> [What you need to do]:
From the records below, copy every line that contains the word "toolpath".

==============================

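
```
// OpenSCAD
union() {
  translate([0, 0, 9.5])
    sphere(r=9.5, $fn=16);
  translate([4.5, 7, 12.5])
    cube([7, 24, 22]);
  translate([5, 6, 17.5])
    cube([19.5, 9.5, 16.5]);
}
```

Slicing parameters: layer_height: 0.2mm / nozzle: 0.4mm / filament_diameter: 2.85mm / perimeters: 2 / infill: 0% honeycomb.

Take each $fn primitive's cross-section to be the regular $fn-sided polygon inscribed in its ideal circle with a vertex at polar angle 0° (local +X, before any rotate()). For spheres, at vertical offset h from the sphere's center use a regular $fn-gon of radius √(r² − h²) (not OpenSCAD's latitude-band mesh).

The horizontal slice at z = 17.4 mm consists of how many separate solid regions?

2

At z = 17.4 mm: the r=9.5 sphere slices to a regular 16-gon of circumradius 5.276 (√(r²−h²) with h=7.9 from center); the cube at (4.5, 7) (footprint 7×24) is included at this height; the cube at (5, 6) does not reach this height (z outside [17.5, 34]); Taking the union: the 2 present regions are separate (no shared area or edge), so areas and boundary lengths simply add and each stays a separate island — 2 connected regions. The result has 2 disconnected regions.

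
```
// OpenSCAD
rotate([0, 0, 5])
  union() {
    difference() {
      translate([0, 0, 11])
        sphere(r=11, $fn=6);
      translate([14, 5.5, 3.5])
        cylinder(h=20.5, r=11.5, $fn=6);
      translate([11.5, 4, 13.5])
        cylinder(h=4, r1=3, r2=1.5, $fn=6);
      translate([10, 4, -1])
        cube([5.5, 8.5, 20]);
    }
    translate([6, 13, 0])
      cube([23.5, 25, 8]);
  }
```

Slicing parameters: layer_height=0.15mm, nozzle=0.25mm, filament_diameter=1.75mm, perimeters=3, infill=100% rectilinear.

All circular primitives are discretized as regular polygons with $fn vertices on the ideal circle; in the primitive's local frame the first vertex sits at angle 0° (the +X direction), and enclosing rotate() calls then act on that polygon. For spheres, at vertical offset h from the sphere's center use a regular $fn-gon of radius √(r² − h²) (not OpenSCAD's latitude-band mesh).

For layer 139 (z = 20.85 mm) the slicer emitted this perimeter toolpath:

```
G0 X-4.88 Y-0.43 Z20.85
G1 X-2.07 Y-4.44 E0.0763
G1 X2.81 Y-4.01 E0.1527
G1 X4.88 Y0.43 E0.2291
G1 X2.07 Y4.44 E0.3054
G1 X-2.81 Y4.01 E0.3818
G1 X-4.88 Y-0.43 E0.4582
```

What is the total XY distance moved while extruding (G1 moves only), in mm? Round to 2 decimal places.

Sum the Euclidean lengths of each G1 segment: total = 29.39 mm.

29.39 mm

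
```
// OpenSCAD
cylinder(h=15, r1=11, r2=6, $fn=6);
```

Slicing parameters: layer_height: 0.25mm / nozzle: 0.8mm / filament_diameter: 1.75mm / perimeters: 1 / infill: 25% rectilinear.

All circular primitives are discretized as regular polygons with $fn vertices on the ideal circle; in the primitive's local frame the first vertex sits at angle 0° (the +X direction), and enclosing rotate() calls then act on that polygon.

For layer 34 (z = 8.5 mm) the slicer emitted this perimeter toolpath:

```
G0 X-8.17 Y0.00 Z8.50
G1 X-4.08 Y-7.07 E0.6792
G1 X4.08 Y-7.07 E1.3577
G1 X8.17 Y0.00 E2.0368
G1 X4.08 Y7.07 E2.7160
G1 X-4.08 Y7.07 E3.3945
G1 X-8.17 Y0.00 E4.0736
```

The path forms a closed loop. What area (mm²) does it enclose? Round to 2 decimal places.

Apply the shoelace formula to the sequence of (X, Y) vertices; enclosed area = 173.22 mm².

173.22 mm²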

==============================

> [Exercise answer]:
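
For layer 139 (z = 20.85 mm) the slicer emitted this perimeter toolpath:
For layer 34 (z = 8.5 mm) the slicer emitted this perimeter toolpath: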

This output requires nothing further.